» Extracted records:
▶
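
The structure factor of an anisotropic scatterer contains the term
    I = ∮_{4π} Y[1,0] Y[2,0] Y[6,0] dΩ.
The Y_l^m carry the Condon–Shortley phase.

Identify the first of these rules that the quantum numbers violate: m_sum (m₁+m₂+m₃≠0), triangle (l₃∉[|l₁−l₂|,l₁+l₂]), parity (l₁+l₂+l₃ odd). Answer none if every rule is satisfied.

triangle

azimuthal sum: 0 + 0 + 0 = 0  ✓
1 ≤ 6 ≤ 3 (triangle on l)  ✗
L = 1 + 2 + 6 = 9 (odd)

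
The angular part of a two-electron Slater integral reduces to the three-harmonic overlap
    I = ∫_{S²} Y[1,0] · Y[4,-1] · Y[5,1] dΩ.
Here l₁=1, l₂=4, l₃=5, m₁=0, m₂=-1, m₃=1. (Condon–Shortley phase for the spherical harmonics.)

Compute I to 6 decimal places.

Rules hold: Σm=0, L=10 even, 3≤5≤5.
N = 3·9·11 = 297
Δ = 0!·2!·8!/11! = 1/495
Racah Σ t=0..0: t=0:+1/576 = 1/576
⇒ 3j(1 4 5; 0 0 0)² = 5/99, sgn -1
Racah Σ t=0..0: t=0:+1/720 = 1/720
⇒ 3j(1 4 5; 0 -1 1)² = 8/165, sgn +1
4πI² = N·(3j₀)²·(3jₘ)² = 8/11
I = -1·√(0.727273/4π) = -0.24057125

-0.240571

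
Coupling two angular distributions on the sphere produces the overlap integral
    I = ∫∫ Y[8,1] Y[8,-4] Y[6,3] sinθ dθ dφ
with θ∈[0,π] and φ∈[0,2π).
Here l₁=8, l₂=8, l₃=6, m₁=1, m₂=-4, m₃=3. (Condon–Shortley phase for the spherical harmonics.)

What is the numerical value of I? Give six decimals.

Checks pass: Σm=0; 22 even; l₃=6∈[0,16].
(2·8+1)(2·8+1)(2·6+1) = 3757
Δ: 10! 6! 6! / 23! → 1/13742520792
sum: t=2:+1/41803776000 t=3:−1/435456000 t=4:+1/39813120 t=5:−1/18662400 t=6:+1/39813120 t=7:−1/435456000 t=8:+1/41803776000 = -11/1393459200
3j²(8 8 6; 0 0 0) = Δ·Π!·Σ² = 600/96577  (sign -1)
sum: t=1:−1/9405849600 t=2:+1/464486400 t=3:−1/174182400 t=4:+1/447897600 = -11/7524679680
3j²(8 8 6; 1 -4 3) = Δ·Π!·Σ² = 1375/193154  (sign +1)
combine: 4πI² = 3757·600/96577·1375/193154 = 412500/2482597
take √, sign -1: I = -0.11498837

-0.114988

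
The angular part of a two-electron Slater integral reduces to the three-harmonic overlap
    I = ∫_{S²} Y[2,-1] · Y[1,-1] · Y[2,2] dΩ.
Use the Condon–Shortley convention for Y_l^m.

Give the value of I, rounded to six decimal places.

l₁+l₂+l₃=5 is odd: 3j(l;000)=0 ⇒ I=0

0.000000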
◀
» EXERCISE DETAILS: Take the lines above and retype all of them exactly.

» SOLUTION TO THIS PROBLEM:
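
The structure factor of an anisotropic scatterer contains the term
    I = ∮_{4π} Y[1,0] Y[2,0] Y[6,0] dΩ.
The Y_l^m carry the Condon–Shortley phase.

Identify the first of these rules that the quantum numbers violate: m_sum (m₁+m₂+m₃≠0), triangle (l₃∉[|l₁−l₂|,l₁+l₂]), parity (l₁+l₂+l₃ odd). Answer none if every rule is satisfied.

triangle

azimuthal sum: 0 + 0 + 0 = 0  ✓
1 ≤ 6 ≤ 3 (triangle on l)  ✗
L = 1 + 2 + 6 = 9 (odd)

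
The angular part of a two-electron Slater integral reduces to the three-harmonic overlap
    I = ∫_{S²} Y[1,0] · Y[4,-1] · Y[5,1] dΩ.
Here l₁=1, l₂=4, l₃=5, m₁=0, m₂=-1, m₃=1. (Condon–Shortley phase for the spherical harmonics.)

Compute I to 6 decimal places.

Rules hold: Σm=0, L=10 even, 3≤5≤5.
N = 3·9·11 = 297
Δ = 0!·2!·8!/11! = 1/495
Racah Σ t=0..0: t=0:+1/576 = 1/576
⇒ 3j(1 4 5; 0 0 0)² = 5/99, sgn -1
Racah Σ t=0..0: t=0:+1/720 = 1/720
⇒ 3j(1 4 5; 0 -1 1)² = 8/165, sgn +1
4πI² = N·(3j₀)²·(3jₘ)² = 8/11
I = -1·√(0.727273/4π) = -0.24057125

-0.240571

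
Coupling two angular distributions on the sphere produces the overlap integral
    I = ∫∫ Y[8,1] Y[8,-4] Y[6,3] sinθ dθ dφ
with θ∈[0,π] and φ∈[0,2π).
Here l₁=8, l₂=8, l₃=6, m₁=1, m₂=-4, m₃=3. (Condon–Shortley phase for the spherical harmonics.)

What is the numerical value of I? Give six decimals.

Checks pass: Σm=0; 22 even; l₃=6∈[0,16].
(2·8+1)(2·8+1)(2·6+1) = 3757
Δ: 10! 6! 6! / 23! → 1/13742520792
sum: t=2:+1/41803776000 t=3:−1/435456000 t=4:+1/39813120 t=5:−1/18662400 t=6:+1/39813120 t=7:−1/435456000 t=8:+1/41803776000 = -11/1393459200
3j²(8 8 6; 0 0 0) = Δ·Π!·Σ² = 600/96577  (sign -1)
sum: t=1:−1/9405849600 t=2:+1/464486400 t=3:−1/174182400 t=4:+1/447897600 = -11/7524679680
3j²(8 8 6; 1 -4 3) = Δ·Π!·Σ² = 1375/193154  (sign +1)
combine: 4πI² = 3757·600/96577·1375/193154 = 412500/2482597
take √, sign -1: I = -0.11498837

-0.114988

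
The angular part of a two-electron Slater integral reduces to the three-harmonic overlap
    I = ∫_{S²} Y[2,-1] · Y[1,-1] · Y[2,2] dΩ.
Use the Condon–Shortley convention for Y_l^m.

Give the value of I, rounded to six decimal places.

l₁+l₂+l₃=5 is odd: 3j(l;000)=0 ⇒ I=0

0.000000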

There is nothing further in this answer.